··· Records supplied
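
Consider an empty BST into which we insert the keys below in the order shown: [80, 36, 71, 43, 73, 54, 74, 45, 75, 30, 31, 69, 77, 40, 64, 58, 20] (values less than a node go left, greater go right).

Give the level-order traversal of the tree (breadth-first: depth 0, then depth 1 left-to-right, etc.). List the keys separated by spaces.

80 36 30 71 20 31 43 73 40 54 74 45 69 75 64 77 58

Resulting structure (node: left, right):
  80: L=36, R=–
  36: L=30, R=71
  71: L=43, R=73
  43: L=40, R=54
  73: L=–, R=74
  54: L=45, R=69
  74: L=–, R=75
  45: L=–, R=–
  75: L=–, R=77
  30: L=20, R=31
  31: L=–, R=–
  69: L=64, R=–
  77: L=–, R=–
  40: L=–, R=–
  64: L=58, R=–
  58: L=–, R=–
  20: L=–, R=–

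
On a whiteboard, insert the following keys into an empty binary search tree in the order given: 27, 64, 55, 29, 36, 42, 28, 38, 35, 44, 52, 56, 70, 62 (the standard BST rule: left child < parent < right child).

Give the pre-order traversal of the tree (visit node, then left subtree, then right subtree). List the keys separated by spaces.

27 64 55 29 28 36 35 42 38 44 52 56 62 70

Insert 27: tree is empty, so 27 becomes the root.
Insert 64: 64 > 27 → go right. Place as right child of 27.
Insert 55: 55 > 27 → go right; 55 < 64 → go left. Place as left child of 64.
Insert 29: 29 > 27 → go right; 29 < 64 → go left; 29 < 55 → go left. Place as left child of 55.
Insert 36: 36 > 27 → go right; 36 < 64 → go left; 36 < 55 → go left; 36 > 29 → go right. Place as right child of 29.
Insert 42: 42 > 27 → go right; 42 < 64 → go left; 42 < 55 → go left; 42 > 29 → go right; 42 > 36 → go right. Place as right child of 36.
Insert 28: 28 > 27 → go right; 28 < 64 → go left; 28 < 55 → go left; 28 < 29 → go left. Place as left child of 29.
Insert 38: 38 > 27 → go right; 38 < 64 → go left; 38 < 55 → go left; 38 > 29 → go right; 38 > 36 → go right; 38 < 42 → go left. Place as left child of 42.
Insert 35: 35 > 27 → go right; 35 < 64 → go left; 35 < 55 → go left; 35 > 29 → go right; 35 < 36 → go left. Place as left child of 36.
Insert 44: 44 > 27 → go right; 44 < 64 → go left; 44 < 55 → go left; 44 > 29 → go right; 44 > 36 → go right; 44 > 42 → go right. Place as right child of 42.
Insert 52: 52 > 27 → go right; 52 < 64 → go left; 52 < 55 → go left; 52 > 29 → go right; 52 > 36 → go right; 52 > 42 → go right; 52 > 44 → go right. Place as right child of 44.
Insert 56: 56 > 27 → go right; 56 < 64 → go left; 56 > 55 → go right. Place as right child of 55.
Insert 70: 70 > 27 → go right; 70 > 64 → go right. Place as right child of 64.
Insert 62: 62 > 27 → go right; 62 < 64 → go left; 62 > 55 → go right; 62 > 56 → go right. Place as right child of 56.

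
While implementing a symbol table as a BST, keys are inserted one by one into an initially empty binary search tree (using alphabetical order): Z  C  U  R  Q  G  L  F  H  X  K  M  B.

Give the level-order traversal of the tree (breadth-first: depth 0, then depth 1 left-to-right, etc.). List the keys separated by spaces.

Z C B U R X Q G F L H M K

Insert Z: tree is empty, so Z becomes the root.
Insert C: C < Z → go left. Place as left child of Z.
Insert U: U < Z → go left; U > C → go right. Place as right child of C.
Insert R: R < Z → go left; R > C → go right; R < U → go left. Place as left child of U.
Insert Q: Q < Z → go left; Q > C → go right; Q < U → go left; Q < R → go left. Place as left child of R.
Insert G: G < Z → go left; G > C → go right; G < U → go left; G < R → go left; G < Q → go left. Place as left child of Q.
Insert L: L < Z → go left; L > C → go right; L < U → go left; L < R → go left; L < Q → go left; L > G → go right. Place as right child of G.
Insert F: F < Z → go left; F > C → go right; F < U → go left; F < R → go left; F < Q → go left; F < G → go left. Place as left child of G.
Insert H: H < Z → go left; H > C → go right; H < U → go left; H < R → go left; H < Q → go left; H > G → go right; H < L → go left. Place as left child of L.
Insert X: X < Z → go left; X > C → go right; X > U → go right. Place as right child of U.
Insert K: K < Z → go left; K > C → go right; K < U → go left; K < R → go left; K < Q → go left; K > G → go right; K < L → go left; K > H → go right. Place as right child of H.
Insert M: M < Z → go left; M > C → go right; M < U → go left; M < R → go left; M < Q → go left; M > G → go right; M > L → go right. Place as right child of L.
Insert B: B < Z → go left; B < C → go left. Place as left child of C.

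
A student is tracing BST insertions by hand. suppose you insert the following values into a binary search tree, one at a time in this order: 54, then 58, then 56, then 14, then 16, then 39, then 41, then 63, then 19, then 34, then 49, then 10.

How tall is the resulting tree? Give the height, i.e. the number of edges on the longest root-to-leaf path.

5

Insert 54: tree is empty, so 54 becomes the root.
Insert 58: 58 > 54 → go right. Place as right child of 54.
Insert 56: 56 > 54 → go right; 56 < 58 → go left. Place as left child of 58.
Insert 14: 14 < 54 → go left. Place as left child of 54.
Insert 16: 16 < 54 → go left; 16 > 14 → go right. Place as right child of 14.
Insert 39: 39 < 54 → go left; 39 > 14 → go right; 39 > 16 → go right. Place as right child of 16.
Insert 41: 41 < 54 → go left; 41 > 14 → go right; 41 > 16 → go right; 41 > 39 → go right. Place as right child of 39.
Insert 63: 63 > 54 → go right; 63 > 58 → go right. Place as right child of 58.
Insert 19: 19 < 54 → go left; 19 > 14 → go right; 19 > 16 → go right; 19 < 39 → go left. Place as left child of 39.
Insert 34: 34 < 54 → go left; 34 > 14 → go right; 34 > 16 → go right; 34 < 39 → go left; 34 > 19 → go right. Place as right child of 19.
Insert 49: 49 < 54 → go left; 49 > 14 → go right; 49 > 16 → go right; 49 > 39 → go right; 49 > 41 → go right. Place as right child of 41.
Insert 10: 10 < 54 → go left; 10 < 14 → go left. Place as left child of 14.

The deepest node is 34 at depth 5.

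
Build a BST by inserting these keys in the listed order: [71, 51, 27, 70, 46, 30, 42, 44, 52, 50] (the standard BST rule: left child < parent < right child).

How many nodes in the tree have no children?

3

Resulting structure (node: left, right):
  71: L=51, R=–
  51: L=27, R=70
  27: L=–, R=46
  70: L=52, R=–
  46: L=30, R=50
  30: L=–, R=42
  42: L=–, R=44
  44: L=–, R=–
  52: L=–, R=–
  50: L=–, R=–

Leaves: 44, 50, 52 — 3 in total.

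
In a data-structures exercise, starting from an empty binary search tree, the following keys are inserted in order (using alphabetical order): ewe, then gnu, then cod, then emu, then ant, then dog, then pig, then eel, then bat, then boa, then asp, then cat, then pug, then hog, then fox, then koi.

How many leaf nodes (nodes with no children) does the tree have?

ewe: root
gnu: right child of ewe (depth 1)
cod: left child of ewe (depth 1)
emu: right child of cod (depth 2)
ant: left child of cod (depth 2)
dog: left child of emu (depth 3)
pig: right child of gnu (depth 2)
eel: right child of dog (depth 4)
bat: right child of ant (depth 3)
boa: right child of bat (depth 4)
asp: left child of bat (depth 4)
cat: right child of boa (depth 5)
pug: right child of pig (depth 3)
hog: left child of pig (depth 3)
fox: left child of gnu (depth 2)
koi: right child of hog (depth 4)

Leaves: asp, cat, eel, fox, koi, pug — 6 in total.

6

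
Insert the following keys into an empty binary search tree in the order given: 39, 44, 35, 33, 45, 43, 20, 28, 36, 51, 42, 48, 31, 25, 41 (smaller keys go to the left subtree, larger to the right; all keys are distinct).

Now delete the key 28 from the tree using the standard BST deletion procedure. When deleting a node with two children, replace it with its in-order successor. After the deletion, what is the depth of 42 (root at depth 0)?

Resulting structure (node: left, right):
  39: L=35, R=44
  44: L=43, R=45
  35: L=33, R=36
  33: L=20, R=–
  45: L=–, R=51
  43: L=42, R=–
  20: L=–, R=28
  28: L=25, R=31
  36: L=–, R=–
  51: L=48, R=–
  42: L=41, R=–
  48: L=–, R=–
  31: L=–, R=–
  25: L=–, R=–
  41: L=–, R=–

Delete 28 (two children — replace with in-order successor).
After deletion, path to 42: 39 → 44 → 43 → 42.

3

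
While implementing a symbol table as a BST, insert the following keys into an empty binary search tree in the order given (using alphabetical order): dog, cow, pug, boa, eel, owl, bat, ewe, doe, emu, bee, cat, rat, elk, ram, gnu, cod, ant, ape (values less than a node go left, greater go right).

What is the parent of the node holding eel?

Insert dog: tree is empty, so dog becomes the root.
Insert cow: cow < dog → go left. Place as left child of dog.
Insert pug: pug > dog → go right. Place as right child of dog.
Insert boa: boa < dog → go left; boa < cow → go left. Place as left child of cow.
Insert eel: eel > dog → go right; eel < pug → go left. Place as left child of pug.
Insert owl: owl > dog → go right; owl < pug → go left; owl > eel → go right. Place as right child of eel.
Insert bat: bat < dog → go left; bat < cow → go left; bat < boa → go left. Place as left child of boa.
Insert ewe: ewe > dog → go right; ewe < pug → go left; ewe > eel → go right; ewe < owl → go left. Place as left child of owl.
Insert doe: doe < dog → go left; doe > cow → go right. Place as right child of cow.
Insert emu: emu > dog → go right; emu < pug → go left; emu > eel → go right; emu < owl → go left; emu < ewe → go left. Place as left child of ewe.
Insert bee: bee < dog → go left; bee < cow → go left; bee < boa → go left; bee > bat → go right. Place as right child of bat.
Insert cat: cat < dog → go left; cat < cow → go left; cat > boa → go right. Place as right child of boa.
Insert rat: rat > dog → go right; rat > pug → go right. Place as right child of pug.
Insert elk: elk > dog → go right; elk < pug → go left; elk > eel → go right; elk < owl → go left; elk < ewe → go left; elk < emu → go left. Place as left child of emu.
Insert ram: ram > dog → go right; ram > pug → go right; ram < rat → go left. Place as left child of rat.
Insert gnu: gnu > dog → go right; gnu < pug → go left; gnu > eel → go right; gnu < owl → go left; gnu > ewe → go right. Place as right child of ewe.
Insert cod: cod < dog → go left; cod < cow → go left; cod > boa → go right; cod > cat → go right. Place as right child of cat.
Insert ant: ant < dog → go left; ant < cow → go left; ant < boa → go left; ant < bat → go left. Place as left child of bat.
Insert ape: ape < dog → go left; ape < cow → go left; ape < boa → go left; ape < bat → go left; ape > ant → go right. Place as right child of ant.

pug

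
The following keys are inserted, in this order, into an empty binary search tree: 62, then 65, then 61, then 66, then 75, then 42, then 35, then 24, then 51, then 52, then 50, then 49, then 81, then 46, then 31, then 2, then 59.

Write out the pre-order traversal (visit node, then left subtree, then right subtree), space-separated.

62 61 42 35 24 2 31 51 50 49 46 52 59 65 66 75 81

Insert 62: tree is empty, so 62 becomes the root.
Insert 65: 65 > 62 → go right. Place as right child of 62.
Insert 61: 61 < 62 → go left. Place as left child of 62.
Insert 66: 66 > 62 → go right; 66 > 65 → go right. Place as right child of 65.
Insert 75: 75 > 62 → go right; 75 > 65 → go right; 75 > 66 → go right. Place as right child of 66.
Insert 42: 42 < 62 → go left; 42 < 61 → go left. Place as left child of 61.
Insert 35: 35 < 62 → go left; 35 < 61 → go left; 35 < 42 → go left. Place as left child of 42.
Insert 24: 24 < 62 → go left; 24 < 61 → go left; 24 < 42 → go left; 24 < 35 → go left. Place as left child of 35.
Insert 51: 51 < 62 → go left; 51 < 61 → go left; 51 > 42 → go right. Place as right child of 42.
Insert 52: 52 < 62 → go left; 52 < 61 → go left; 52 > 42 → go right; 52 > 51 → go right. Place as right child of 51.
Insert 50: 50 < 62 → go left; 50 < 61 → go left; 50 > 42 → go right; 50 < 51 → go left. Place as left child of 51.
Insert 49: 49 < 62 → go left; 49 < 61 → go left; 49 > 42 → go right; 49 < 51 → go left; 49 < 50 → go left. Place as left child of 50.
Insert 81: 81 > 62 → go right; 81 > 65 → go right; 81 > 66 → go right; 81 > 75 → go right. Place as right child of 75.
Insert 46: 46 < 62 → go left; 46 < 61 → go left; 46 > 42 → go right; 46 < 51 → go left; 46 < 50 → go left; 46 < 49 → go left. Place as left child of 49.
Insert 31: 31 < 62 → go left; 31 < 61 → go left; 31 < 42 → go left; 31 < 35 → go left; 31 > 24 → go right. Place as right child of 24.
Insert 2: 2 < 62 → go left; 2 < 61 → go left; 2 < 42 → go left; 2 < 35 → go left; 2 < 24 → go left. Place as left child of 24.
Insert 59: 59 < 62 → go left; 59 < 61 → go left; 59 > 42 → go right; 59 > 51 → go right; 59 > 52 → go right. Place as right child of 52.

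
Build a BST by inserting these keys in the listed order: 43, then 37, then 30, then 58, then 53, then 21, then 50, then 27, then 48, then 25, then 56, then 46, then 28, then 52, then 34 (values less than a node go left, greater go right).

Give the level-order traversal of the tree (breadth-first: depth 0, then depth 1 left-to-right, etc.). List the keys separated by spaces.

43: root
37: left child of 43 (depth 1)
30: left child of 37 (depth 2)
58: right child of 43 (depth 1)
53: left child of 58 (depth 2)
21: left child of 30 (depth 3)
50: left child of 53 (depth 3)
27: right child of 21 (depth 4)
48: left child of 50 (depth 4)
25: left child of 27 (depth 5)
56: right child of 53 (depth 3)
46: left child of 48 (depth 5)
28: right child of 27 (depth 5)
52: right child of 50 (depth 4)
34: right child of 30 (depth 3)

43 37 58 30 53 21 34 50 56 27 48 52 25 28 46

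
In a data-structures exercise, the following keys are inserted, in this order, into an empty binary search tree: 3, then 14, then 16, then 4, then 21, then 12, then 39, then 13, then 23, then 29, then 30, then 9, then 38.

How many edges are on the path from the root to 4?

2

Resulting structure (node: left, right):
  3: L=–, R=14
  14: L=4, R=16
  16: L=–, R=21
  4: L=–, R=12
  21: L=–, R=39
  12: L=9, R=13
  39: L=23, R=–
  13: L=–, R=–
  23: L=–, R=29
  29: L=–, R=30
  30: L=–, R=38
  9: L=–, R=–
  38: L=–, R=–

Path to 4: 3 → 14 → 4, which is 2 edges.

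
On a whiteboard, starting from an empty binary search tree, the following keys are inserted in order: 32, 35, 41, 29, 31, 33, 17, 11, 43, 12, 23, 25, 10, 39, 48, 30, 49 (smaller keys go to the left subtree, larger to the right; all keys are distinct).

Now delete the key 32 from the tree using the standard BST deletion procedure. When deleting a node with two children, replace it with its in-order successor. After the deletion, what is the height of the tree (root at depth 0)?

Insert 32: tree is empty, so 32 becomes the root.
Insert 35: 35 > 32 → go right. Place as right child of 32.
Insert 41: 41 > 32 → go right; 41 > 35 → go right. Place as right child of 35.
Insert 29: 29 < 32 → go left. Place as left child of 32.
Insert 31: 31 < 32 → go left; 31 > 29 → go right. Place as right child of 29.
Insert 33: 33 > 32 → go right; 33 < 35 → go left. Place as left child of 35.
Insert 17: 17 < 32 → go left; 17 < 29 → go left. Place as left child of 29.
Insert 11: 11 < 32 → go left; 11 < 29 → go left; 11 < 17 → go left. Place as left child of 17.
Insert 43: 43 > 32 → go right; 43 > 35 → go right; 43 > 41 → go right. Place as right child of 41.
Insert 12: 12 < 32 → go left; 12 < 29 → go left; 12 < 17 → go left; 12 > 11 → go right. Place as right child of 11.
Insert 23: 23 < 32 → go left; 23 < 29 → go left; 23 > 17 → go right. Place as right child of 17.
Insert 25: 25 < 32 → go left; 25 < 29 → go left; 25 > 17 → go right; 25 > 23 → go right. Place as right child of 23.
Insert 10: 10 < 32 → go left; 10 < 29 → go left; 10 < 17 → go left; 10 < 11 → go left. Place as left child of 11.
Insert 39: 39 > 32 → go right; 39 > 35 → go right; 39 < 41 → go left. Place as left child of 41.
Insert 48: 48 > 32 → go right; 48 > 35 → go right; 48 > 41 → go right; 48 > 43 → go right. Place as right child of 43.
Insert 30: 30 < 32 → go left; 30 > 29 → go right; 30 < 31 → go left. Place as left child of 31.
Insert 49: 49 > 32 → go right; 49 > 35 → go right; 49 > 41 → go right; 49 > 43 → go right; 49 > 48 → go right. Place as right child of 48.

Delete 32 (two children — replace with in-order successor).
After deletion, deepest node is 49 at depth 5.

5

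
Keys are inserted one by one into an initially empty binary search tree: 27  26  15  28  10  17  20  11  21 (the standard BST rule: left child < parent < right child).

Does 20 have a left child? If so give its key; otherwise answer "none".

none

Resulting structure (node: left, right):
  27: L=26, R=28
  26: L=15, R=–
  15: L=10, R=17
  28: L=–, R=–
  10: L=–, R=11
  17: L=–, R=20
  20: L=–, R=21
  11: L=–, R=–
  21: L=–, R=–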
······
Return a word-for-word copy of the lines above from the one holding "While implementing a symbol table as a BST, keys" through the one holding "A student is", with both of them included and nothing besides.

* [Result of this task]
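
While implementing a symbol table as a BST, keys are inserted one by one into an initially empty binary search tree (using alphabetical order): Z  C  U  R  Q  G  L  F  H  X  K  M  B.

Give the level-order traversal of the tree (breadth-first: depth 0, then depth 1 left-to-right, etc.). List the keys separated by spaces.

Z C B U R X Q G F L H M K

Insert Z: tree is empty, so Z becomes the root.
Insert C: C < Z → go left. Place as left child of Z.
Insert U: U < Z → go left; U > C → go right. Place as right child of C.
Insert R: R < Z → go left; R > C → go right; R < U → go left. Place as left child of U.
Insert Q: Q < Z → go left; Q > C → go right; Q < U → go left; Q < R → go left. Place as left child of R.
Insert G: G < Z → go left; G > C → go right; G < U → go left; G < R → go left; G < Q → go left. Place as left child of Q.
Insert L: L < Z → go left; L > C → go right; L < U → go left; L < R → go left; L < Q → go left; L > G → go right. Place as right child of G.
Insert F: F < Z → go left; F > C → go right; F < U → go left; F < R → go left; F < Q → go left; F < G → go left. Place as left child of G.
Insert H: H < Z → go left; H > C → go right; H < U → go left; H < R → go left; H < Q → go left; H > G → go right; H < L → go left. Place as left child of L.
Insert X: X < Z → go left; X > C → go right; X > U → go right. Place as right child of U.
Insert K: K < Z → go left; K > C → go right; K < U → go left; K < R → go left; K < Q → go left; K > G → go right; K < L → go left; K > H → go right. Place as right child of H.
Insert M: M < Z → go left; M > C → go right; M < U → go left; M < R → go left; M < Q → go left; M > G → go right; M > L → go right. Place as right child of L.
Insert B: B < Z → go left; B < C → go left. Place as left child of C.

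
A student is tracing BST insertions by hand. suppose you insert the following values into a binary search tree, one at a time in this order: 54, then 58, then 56, then 14, then 16, then 39, then 41, then 63, then 19, then 34, then 49, then 10.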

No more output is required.